(Source material)
• • • • •
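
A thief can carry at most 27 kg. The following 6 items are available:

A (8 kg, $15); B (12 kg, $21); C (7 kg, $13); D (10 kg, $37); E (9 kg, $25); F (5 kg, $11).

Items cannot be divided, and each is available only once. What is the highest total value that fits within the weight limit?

Check high-value combinations within 27 kg:
- A+D+E: weight 8+10+9=27, value 15+37+25=77
- C+D+E: weight 7+10+9=26, value 13+37+25=75
- D+E+F: weight 10+9+5=24, value 37+25+11=73
- B+D+F: weight 12+10+5=27, value 21+37+11=69
- A+C+D: weight 8+7+10=25, value 15+13+37=65
Best: $77.

$77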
• • • • •
(Problem) Each line of the listing should be reproduced without any alteration.

(Answer to this problem)
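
A thief can carry at most 27 kg. The following 6 items are available:

A (8 kg, $15); B (12 kg, $21); C (7 kg, $13); D (10 kg, $37); E (9 kg, $25); F (5 kg, $11).

Items cannot be divided, and each is available only once. What is the highest total value that fits within the weight limit?

Check high-value combinations within 27 kg:
- A+D+E: weight 8+10+9=27, value 15+37+25=77
- C+D+E: weight 7+10+9=26, value 13+37+25=75
- D+E+F: weight 10+9+5=24, value 37+25+11=73
- B+D+F: weight 12+10+5=27, value 21+37+11=69
- A+C+D: weight 8+7+10=25, value 15+13+37=65
Best: $77.

$77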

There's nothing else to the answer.